▶ **Instructions for the task**: Take the listing and give it again exactly, from its first line to its last line.

○ ○ ○ ○

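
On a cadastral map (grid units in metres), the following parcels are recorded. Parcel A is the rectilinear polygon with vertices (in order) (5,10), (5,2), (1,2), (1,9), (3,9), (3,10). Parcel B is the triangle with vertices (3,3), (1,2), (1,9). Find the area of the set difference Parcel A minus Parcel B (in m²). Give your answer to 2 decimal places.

23.00

|Parcel A| = 30, |Parcel A∩Parcel B| = 7.
|Parcel A ∖ Parcel B| = |Parcel A| − |Parcel A∩Parcel B| = 30 − 7 = 23.00.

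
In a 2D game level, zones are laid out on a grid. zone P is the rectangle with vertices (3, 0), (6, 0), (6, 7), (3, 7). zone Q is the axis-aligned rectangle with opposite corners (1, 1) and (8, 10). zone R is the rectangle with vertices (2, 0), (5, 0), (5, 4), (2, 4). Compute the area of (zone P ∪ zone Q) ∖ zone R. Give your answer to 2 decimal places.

|zone P ∪ zone Q| = 66.
|(zone P ∪ zone Q) ∩ zone R| = 11.
|(zone P ∪ zone Q) ∖ zone R| = 66 − 11 = 55.00.

55.00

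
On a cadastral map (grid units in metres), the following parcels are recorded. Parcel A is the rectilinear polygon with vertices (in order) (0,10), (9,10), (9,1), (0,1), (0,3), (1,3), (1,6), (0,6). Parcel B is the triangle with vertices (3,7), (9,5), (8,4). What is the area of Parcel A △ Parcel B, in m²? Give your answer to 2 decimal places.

74.00

|Parcel A| = 78, |Parcel B| = 4, |Parcel A∩Parcel B| = 4.
|Parcel A △ Parcel B| = |Parcel A| + |Parcel B| − 2·|Parcel A∩Parcel B| = 78 + 4 − 8 = 74.00.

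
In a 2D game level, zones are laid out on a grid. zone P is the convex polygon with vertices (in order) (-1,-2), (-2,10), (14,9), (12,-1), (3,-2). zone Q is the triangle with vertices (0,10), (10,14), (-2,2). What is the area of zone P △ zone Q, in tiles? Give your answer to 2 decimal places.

|zone P| = 161.5, |zone Q| = 36, |zone P∩zone Q| = 21.7792.
|zone P △ zone Q| = |zone P| + |zone Q| − 2·|zone P∩zone Q| = 161.5 + 36 − 43.5584 = 153.94.

153.94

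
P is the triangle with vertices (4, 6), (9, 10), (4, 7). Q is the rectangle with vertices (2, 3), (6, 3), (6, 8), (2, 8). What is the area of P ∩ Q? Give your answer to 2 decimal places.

The intersection is the polygon with vertices (4,6), (4,7), (5.667,8), (6,8), (6,7.6).
By the shoelace formula its area is 1.57.

1.57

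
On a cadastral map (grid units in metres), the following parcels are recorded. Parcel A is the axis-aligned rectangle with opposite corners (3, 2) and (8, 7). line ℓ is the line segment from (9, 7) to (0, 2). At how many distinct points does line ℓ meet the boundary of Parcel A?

2

The segment meets the boundary at (3,3.667), (8,6.444).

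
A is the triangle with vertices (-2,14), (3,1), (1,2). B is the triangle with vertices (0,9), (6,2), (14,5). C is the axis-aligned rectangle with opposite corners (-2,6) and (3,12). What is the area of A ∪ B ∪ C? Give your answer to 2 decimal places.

69.60

By inclusion–exclusion:
Individual areas: |A| = 10.5, |B| = 37, |C| = 30.
|A∩B| = 0.
|A∩C| = 4.0385.
|B∩C| = 3.8571.
|A∩B∩C| = 0.
|A ∪ B ∪ C| = 77.5 − 7.8956 + 0 = 69.60.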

○ ○ ○ ○

▶ **Your solution**:
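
On a cadastral map (grid units in metres), the following parcels are recorded. Parcel A is the rectilinear polygon with vertices (in order) (5,10), (5,2), (1,2), (1,9), (3,9), (3,10). Parcel B is the triangle with vertices (3,3), (1,2), (1,9). Find the area of the set difference Parcel A minus Parcel B (in m²). Give your answer to 2 decimal places.

23.00

|Parcel A| = 30, |Parcel A∩Parcel B| = 7.
|Parcel A ∖ Parcel B| = |Parcel A| − |Parcel A∩Parcel B| = 30 − 7 = 23.00.

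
In a 2D game level, zones are laid out on a grid. zone P is the rectangle with vertices (3, 0), (6, 0), (6, 7), (3, 7). zone Q is the axis-aligned rectangle with opposite corners (1, 1) and (8, 10). zone R is the rectangle with vertices (2, 0), (5, 0), (5, 4), (2, 4). Compute the area of (zone P ∪ zone Q) ∖ zone R. Give your answer to 2 decimal places.

|zone P ∪ zone Q| = 66.
|(zone P ∪ zone Q) ∩ zone R| = 11.
|(zone P ∪ zone Q) ∖ zone R| = 66 − 11 = 55.00.

55.00

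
On a cadastral map (grid units in metres), the following parcels are recorded. Parcel A is the rectilinear polygon with vertices (in order) (0,10), (9,10), (9,1), (0,1), (0,3), (1,3), (1,6), (0,6). Parcel B is the triangle with vertices (3,7), (9,5), (8,4). What is the area of Parcel A △ Parcel B, in m²? Give your answer to 2 decimal places.

74.00

|Parcel A| = 78, |Parcel B| = 4, |Parcel A∩Parcel B| = 4.
|Parcel A △ Parcel B| = |Parcel A| + |Parcel B| − 2·|Parcel A∩Parcel B| = 78 + 4 − 8 = 74.00.

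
In a 2D game level, zones are laid out on a grid. zone P is the convex polygon with vertices (in order) (-1,-2), (-2,10), (14,9), (12,-1), (3,-2). zone Q is the triangle with vertices (0,10), (10,14), (-2,2). What is the area of zone P △ zone Q, in tiles? Give your answer to 2 decimal places.

|zone P| = 161.5, |zone Q| = 36, |zone P∩zone Q| = 21.7792.
|zone P △ zone Q| = |zone P| + |zone Q| − 2·|zone P∩zone Q| = 161.5 + 36 − 43.5584 = 153.94.

153.94

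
P is the triangle with vertices (4, 6), (9, 10), (4, 7). Q is the rectangle with vertices (2, 3), (6, 3), (6, 8), (2, 8). What is the area of P ∩ Q? Give your answer to 2 decimal places.

The intersection is the polygon with vertices (4,6), (4,7), (5.667,8), (6,8), (6,7.6).
By the shoelace formula its area is 1.57.

1.57

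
On a cadastral map (grid units in metres), the following parcels are recorded. Parcel A is the axis-aligned rectangle with opposite corners (3, 2) and (8, 7). line ℓ is the line segment from (9, 7) to (0, 2). At how many distinct points does line ℓ meet the boundary of Parcel A?

2

The segment meets the boundary at (3,3.667), (8,6.444).

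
A is the triangle with vertices (-2,14), (3,1), (1,2). B is the triangle with vertices (0,9), (6,2), (14,5). C is the axis-aligned rectangle with opposite corners (-2,6) and (3,12). What is the area of A ∪ B ∪ C? Give your answer to 2 decimal places.

69.60

By inclusion–exclusion:
Individual areas: |A| = 10.5, |B| = 37, |C| = 30.
|A∩B| = 0.
|A∩C| = 4.0385.
|B∩C| = 3.8571.
|A∩B∩C| = 0.
|A ∪ B ∪ C| = 77.5 − 7.8956 + 0 = 69.60.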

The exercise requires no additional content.